## Task brief
Return, word for word, only the lines of the data below that lie between the line with "high_N | 849 |" and the line with "low_N | 265 |", those two lines included.

---- Dataset extract

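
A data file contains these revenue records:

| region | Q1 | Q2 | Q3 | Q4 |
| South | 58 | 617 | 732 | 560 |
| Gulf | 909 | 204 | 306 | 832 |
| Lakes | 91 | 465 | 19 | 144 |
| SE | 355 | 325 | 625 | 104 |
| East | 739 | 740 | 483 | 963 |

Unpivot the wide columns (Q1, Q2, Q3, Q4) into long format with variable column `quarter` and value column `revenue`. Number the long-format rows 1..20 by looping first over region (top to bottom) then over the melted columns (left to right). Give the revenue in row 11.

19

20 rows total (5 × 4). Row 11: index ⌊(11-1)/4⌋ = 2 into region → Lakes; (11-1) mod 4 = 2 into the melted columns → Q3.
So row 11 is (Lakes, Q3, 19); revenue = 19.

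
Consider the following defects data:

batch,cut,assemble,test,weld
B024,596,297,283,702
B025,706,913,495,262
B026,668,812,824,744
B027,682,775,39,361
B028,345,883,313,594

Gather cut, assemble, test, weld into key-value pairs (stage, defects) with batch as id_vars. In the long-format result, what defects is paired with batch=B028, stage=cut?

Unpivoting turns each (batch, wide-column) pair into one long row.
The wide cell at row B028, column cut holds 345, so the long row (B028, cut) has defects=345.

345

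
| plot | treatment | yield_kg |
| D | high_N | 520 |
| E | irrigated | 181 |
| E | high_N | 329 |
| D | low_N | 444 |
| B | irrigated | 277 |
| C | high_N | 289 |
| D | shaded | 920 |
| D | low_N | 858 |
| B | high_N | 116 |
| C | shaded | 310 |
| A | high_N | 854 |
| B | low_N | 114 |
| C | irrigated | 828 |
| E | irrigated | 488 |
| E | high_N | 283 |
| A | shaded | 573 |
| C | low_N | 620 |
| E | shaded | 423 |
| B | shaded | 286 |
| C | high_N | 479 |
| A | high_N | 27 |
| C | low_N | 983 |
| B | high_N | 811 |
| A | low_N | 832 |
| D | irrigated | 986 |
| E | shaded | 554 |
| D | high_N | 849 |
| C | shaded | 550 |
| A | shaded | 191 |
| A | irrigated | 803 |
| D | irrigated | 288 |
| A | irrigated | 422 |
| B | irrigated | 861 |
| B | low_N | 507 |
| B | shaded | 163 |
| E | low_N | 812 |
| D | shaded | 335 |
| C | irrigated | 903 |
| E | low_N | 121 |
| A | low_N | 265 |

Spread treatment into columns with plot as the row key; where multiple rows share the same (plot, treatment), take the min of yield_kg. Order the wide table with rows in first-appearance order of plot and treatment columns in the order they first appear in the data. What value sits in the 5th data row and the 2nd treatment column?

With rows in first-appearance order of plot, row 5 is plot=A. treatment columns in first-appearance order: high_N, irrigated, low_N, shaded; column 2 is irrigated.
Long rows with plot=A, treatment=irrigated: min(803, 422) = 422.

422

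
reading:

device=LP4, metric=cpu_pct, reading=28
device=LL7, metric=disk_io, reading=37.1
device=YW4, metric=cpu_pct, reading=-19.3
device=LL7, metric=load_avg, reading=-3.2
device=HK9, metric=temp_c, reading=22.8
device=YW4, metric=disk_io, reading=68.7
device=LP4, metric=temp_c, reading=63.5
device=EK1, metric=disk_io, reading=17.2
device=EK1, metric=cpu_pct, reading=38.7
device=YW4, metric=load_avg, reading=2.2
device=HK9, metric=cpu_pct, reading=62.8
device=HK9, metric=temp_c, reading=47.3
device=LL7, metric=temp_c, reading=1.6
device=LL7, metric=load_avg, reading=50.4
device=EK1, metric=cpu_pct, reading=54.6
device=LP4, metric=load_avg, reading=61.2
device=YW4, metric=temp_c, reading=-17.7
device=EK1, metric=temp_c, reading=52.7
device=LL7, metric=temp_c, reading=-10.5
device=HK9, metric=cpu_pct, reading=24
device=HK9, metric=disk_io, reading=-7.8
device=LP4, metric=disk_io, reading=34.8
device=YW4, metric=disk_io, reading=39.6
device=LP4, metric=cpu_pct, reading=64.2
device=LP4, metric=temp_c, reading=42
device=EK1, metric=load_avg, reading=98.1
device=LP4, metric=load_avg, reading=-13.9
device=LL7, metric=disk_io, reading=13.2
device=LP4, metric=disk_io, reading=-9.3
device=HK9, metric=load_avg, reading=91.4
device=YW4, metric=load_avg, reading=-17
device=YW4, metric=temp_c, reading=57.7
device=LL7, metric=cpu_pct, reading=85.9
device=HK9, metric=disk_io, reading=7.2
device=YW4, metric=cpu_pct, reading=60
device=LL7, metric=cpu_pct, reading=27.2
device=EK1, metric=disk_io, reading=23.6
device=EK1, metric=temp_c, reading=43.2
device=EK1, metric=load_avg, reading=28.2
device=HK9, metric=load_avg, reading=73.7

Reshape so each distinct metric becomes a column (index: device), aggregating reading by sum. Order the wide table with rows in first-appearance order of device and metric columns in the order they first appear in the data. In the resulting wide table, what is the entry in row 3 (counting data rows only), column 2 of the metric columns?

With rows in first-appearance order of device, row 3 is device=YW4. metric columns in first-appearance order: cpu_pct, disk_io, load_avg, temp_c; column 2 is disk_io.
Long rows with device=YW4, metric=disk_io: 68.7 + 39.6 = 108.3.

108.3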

--------

## Reply
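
| D | high_N | 849 |
| C | shaded | 550 |
| A | shaded | 191 |
| A | irrigated | 803 |
| D | irrigated | 288 |
| A | irrigated | 422 |
| B | irrigated | 861 |
| B | low_N | 507 |
| B | shaded | 163 |
| E | low_N | 812 |
| D | shaded | 335 |
| C | irrigated | 903 |
| E | low_N | 121 |
| A | low_N | 265 |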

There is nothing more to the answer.